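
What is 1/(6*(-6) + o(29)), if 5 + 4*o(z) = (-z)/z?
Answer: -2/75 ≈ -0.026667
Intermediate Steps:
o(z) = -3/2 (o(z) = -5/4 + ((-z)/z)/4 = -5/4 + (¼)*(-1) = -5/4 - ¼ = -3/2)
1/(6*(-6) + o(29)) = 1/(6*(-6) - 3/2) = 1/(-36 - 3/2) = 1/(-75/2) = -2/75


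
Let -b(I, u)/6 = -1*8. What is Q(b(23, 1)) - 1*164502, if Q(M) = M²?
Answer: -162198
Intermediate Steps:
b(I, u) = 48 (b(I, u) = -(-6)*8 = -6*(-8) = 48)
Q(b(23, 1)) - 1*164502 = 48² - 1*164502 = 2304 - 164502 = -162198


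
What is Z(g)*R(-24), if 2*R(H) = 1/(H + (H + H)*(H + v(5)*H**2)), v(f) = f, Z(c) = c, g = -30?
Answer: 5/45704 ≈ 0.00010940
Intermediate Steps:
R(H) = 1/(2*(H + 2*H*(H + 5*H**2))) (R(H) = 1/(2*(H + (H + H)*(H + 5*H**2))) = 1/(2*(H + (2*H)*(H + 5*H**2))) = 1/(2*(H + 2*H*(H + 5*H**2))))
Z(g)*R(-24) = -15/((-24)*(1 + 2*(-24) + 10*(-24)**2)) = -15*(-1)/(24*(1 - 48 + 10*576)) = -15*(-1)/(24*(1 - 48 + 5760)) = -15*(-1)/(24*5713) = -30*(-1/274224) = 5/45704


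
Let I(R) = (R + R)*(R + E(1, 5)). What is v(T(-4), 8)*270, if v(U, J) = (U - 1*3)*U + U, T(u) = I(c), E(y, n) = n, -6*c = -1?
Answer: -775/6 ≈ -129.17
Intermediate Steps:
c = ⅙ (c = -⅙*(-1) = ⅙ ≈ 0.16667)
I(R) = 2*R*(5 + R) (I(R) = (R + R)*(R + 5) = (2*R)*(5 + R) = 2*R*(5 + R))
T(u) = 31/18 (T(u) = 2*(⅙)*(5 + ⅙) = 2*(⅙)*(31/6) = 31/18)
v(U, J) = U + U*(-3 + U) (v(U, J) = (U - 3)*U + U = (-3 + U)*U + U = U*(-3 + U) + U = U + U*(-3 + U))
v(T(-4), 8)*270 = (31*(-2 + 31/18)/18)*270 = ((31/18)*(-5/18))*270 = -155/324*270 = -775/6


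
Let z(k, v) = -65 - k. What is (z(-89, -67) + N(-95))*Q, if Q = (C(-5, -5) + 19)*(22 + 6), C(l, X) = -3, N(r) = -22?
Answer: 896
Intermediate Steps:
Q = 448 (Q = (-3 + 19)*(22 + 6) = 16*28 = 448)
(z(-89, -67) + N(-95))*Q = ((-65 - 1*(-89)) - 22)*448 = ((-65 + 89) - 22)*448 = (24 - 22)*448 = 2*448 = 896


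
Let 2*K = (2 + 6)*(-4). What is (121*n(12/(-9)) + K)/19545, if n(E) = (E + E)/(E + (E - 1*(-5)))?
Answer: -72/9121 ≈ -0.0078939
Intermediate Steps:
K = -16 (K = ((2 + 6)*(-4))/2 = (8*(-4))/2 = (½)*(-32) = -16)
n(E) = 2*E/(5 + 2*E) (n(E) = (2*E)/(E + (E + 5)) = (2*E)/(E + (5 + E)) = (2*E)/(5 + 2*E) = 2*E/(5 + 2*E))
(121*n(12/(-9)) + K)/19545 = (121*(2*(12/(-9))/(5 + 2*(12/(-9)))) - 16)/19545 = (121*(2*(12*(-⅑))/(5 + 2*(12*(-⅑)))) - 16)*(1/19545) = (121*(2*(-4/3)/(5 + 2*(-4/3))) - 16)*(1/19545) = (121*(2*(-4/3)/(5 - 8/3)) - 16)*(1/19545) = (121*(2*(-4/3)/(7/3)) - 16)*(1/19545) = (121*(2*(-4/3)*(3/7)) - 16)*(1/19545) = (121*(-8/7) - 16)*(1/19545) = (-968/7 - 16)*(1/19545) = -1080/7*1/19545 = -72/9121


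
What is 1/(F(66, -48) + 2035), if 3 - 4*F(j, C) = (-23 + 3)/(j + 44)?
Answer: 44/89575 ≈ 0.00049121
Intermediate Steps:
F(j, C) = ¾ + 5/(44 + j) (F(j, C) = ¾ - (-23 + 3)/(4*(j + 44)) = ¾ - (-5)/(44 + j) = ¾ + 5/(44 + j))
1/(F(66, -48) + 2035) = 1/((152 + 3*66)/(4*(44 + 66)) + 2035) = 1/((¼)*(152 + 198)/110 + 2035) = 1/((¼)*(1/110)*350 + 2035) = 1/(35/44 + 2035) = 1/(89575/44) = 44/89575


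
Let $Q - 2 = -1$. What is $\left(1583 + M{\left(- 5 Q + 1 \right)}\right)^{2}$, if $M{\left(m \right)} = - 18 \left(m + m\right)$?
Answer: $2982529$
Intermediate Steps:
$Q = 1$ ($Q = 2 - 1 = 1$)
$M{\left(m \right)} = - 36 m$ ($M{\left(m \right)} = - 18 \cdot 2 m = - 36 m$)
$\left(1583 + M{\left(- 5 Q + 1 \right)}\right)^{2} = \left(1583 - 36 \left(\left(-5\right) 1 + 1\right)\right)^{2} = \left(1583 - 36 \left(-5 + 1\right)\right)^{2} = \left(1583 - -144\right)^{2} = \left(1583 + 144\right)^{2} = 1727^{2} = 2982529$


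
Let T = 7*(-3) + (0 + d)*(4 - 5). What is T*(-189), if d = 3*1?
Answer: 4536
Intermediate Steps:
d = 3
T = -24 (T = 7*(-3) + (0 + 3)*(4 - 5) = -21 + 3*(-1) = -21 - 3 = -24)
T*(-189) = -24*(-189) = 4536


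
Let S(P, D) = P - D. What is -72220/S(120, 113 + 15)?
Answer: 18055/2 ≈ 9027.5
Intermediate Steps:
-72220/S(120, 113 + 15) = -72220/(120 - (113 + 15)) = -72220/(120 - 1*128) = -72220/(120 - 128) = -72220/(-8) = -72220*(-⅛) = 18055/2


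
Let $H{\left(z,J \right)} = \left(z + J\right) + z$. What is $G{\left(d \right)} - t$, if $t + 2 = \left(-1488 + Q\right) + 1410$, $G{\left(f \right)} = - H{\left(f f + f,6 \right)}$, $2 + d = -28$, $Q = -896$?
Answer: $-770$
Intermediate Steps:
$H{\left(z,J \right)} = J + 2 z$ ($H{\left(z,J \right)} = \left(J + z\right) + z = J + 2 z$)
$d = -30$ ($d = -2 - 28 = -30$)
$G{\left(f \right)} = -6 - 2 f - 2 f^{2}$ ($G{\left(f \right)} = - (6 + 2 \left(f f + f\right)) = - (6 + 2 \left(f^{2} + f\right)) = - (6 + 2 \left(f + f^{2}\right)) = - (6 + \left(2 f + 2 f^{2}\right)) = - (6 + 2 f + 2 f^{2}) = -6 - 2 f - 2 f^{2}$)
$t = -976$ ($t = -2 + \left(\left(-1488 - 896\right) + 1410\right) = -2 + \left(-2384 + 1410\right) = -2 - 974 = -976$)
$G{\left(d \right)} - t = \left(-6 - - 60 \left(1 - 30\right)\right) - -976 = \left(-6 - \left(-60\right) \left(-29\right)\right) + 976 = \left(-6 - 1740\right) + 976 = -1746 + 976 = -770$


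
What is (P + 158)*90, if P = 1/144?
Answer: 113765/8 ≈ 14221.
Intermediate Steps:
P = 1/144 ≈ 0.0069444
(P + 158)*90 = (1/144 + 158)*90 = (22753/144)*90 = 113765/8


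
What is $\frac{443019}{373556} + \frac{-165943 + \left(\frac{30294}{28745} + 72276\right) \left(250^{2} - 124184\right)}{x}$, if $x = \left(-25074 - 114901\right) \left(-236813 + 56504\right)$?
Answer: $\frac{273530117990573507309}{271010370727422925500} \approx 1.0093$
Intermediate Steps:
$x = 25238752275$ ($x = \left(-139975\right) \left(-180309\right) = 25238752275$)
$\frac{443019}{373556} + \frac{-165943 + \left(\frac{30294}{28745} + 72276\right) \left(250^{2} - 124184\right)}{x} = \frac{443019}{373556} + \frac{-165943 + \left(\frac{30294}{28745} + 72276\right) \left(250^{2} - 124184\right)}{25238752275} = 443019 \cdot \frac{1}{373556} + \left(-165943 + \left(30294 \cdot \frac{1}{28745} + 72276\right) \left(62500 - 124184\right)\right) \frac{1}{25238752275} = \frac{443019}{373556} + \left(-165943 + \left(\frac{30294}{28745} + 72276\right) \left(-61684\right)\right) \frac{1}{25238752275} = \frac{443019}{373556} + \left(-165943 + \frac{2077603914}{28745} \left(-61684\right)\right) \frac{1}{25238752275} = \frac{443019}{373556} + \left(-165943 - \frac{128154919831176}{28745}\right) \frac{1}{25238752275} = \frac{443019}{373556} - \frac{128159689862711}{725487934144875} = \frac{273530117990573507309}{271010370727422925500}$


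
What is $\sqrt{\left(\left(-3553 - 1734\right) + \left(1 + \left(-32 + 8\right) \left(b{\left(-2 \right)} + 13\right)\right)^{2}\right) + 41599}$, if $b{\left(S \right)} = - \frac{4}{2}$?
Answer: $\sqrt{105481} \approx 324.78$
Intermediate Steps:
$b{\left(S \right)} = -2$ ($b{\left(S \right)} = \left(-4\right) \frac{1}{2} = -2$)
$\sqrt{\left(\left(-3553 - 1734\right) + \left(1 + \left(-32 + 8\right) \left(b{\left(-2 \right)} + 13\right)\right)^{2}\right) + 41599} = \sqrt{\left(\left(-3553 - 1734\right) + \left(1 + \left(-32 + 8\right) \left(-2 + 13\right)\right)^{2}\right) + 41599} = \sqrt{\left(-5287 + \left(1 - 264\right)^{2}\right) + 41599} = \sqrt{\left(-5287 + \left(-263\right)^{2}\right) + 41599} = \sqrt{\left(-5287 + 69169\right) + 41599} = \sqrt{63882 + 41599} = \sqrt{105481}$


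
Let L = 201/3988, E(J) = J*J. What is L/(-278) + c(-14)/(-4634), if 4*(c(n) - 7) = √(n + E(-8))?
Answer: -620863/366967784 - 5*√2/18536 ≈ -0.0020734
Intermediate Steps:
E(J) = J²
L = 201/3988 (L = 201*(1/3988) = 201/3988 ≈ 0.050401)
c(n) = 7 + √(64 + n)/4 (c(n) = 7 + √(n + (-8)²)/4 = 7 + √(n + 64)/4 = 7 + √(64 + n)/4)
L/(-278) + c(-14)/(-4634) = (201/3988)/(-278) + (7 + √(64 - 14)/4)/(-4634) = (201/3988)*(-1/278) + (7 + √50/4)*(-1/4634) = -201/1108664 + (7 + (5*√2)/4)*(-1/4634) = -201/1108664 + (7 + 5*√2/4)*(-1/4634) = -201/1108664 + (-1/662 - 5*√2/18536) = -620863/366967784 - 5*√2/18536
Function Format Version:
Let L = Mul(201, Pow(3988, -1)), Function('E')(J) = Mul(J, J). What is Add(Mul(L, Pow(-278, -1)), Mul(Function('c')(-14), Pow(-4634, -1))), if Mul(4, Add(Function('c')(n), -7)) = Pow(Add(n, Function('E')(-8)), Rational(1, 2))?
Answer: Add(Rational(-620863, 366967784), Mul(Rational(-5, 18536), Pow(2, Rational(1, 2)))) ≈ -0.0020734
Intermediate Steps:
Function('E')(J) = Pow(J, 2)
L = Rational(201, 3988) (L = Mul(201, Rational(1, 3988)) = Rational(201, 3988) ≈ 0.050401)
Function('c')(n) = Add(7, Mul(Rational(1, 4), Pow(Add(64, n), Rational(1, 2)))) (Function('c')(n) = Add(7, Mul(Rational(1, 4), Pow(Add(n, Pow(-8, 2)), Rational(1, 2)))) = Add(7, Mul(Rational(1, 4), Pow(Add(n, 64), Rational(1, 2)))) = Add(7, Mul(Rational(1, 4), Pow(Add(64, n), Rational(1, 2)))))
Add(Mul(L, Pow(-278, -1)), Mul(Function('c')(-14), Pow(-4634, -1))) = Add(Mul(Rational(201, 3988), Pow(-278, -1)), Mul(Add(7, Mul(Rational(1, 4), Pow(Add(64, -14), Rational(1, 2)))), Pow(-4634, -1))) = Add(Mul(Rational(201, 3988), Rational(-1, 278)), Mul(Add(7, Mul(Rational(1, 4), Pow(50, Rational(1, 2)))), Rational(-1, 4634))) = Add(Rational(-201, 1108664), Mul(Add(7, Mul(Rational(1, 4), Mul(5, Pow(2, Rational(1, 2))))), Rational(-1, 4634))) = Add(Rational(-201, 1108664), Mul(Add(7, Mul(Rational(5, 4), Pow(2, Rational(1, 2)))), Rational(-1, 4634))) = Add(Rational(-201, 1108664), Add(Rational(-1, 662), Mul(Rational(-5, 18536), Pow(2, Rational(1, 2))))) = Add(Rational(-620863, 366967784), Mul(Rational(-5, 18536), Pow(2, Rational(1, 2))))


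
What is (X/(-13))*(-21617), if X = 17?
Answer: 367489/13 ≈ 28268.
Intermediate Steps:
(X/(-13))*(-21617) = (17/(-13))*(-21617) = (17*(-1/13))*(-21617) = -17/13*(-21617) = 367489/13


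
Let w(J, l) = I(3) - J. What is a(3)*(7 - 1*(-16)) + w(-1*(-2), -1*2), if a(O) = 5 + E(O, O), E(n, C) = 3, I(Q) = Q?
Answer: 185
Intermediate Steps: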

* * * * *

Work required: In the listing above, find the line with "Answer: -2/75 ≈ -0.026667" and the line with "Answer: 896"; output exactly those lines and all lines between them.

Worked solution:
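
Answer: -2/75 ≈ -0.026667
Intermediate Steps:
o(z) = -3/2 (o(z) = -5/4 + ((-z)/z)/4 = -5/4 + (¼)*(-1) = -5/4 - ¼ = -3/2)
1/(6*(-6) + o(29)) = 1/(6*(-6) - 3/2) = 1/(-36 - 3/2) = 1/(-75/2) = -2/75


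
Let -b(I, u)/6 = -1*8. What is Q(b(23, 1)) - 1*164502, if Q(M) = M²?
Answer: -162198
Intermediate Steps:
b(I, u) = 48 (b(I, u) = -(-6)*8 = -6*(-8) = 48)
Q(b(23, 1)) - 1*164502 = 48² - 1*164502 = 2304 - 164502 = -162198


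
What is Z(g)*R(-24), if 2*R(H) = 1/(H + (H + H)*(H + v(5)*H**2)), v(f) = f, Z(c) = c, g = -30?
Answer: 5/45704 ≈ 0.00010940
Intermediate Steps:
R(H) = 1/(2*(H + 2*H*(H + 5*H**2))) (R(H) = 1/(2*(H + (H + H)*(H + 5*H**2))) = 1/(2*(H + (2*H)*(H + 5*H**2))) = 1/(2*(H + 2*H*(H + 5*H**2))))
Z(g)*R(-24) = -15/((-24)*(1 + 2*(-24) + 10*(-24)**2)) = -15*(-1)/(24*(1 - 48 + 10*576)) = -15*(-1)/(24*(1 - 48 + 5760)) = -15*(-1)/(24*5713) = -30*(-1/274224) = 5/45704


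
Let I(R) = (R + R)*(R + E(1, 5)). What is v(T(-4), 8)*270, if v(U, J) = (U - 1*3)*U + U, T(u) = I(c), E(y, n) = n, -6*c = -1?
Answer: -775/6 ≈ -129.17
Intermediate Steps:
c = ⅙ (c = -⅙*(-1) = ⅙ ≈ 0.16667)
I(R) = 2*R*(5 + R) (I(R) = (R + R)*(R + 5) = (2*R)*(5 + R) = 2*R*(5 + R))
T(u) = 31/18 (T(u) = 2*(⅙)*(5 + ⅙) = 2*(⅙)*(31/6) = 31/18)
v(U, J) = U + U*(-3 + U) (v(U, J) = (U - 3)*U + U = (-3 + U)*U + U = U*(-3 + U) + U = U + U*(-3 + U))
v(T(-4), 8)*270 = (31*(-2 + 31/18)/18)*270 = ((31/18)*(-5/18))*270 = -155/324*270 = -775/6


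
Let z(k, v) = -65 - k. What is (z(-89, -67) + N(-95))*Q, if Q = (C(-5, -5) + 19)*(22 + 6), C(l, X) = -3, N(r) = -22?
Answer: 896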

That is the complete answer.